TASK DESCRIPTION = Your answer must be an exact copy of the records below.

Collected data =
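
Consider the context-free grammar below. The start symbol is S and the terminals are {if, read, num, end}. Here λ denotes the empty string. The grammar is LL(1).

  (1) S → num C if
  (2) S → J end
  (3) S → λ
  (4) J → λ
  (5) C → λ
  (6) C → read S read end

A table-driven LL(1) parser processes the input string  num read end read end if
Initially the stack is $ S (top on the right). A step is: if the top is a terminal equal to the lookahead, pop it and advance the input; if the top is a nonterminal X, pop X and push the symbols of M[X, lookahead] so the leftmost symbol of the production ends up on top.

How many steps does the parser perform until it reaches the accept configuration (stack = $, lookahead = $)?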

TASK RESULT =
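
Consider the context-free grammar below. The start symbol is S and the terminals are {if, read, num, end}. Here λ denotes the empty string. The grammar is LL(1).

  (1) S → num C if
  (2) S → J end
  (3) S → λ
  (4) J → λ
  (5) C → λ
  (6) C → read S read end

A table-driven LL(1) parser processes the input string  num read end read end if
Initially the stack is $ S (top on the right). A step is: if the top is a terminal equal to the lookahead, pop it and advance the input; if the top is a nonterminal X, pop X and push the symbols of M[X, lookahead] so the leftmost symbol of the production ends up on top.

How many steps does the parser perform until it reaches the accept configuration (stack = $, lookahead = $)?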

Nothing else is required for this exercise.